*** RECORDS SUPPLIED ***
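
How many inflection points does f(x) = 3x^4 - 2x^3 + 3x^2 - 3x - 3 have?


Inflection points occur where f''(x) = 0 and concavity changes.
f(x) = 3x^4 - 2x^3 + 3x^2 - 3x - 3
f'(x) = 12x^3 - 6x^2 + 6x - 3
f''(x) = 36x^2 - 12x + 6
This is a quadratic in x. Use the discriminant to count real roots.
Discriminant = (-12)^2 - 4 * 36 * 6
= 144 - 864
= -720
Since discriminant < 0, f''(x) = 0 has no real solutions.
Number of inflection points: 0

0


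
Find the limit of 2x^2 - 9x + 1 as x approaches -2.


Since polynomials are continuous, we use direct substitution.
lim(x->-2) of 2x^2 - 9x + 1
= 2 * (-2)^2 - 9 * (-2) + 1
= 8 + 18 + 1
= 27

27


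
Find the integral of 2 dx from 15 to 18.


The integral of a constant k over [a, b] equals k * (b - a).
integral from 15 to 18 of 2 dx
= 2 * (18 - 15)
= 2 * 3
= 6

6


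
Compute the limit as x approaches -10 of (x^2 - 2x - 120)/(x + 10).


Direct substitution gives 0/0, so we factor the numerator.
Factor: (x^2 - 2x - 120) = (x + 10)(x - 12)
Cancel the common factor (x + 10):
(x^2 - 2x - 120)/(x + 10) = (x - 12)
Now substitute x = -10:
= (-10) - (12) = -22

-22


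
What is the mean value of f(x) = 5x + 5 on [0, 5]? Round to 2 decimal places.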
***
Each line of the data must be copied exactly as it appears.

= ANSWER SPACE =
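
How many inflection points does f(x) = 3x^4 - 2x^3 + 3x^2 - 3x - 3 have?


Inflection points occur where f''(x) = 0 and concavity changes.
f(x) = 3x^4 - 2x^3 + 3x^2 - 3x - 3
f'(x) = 12x^3 - 6x^2 + 6x - 3
f''(x) = 36x^2 - 12x + 6
This is a quadratic in x. Use the discriminant to count real roots.
Discriminant = (-12)^2 - 4 * 36 * 6
= 144 - 864
= -720
Since discriminant < 0, f''(x) = 0 has no real solutions.
Number of inflection points: 0

0


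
Find the limit of 2x^2 - 9x + 1 as x approaches -2.


Since polynomials are continuous, we use direct substitution.
lim(x->-2) of 2x^2 - 9x + 1
= 2 * (-2)^2 - 9 * (-2) + 1
= 8 + 18 + 1
= 27

27


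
Find the integral of 2 dx from 15 to 18.


The integral of a constant k over [a, b] equals k * (b - a).
integral from 15 to 18 of 2 dx
= 2 * (18 - 15)
= 2 * 3
= 6

6


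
Compute the limit as x approaches -10 of (x^2 - 2x - 120)/(x + 10).


Direct substitution gives 0/0, so we factor the numerator.
Factor: (x^2 - 2x - 120) = (x + 10)(x - 12)
Cancel the common factor (x + 10):
(x^2 - 2x - 120)/(x + 10) = (x - 12)
Now substitute x = -10:
= (-10) - (12) = -22

-22


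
What is the mean value of f(x) = 5x + 5 on [0, 5]? Round to 2 decimal places.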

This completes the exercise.